> _Task description_
Could each record be written out again exactly as it stands?

Supplied data Start Marker

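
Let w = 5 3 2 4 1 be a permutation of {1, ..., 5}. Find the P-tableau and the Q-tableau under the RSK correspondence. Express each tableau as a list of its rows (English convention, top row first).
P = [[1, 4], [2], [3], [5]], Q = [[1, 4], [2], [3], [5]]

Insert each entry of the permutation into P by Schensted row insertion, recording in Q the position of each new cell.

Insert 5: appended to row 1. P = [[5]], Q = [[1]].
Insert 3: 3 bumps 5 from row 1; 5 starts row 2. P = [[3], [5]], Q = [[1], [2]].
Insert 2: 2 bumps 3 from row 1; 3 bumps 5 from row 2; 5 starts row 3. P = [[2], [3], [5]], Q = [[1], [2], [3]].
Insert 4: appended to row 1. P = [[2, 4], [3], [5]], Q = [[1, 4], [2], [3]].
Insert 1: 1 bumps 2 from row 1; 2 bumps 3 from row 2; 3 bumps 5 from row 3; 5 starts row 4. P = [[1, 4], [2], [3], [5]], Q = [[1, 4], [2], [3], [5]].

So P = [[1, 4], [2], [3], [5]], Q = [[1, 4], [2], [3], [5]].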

Supplied data End Marker

> _Written response_
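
Let w = 5 3 2 4 1 be a permutation of {1, ..., 5}. Find the P-tableau and the Q-tableau under the RSK correspondence. Express each tableau as a list of its rows (English convention, top row first).
P = [[1, 4], [2], [3], [5]], Q = [[1, 4], [2], [3], [5]]

Insert each entry of the permutation into P by Schensted row insertion, recording in Q the position of each new cell.

Insert 5: appended to row 1. P = [[5]], Q = [[1]].
Insert 3: 3 bumps 5 from row 1; 5 starts row 2. P = [[3], [5]], Q = [[1], [2]].
Insert 2: 2 bumps 3 from row 1; 3 bumps 5 from row 2; 5 starts row 3. P = [[2], [3], [5]], Q = [[1], [2], [3]].
Insert 4: appended to row 1. P = [[2, 4], [3], [5]], Q = [[1, 4], [2], [3]].
Insert 1: 1 bumps 2 from row 1; 2 bumps 3 from row 2; 3 bumps 5 from row 3; 5 starts row 4. P = [[1, 4], [2], [3], [5]], Q = [[1, 4], [2], [3], [5]].

So P = [[1, 4], [2], [3], [5]], Q = [[1, 4], [2], [3], [5]].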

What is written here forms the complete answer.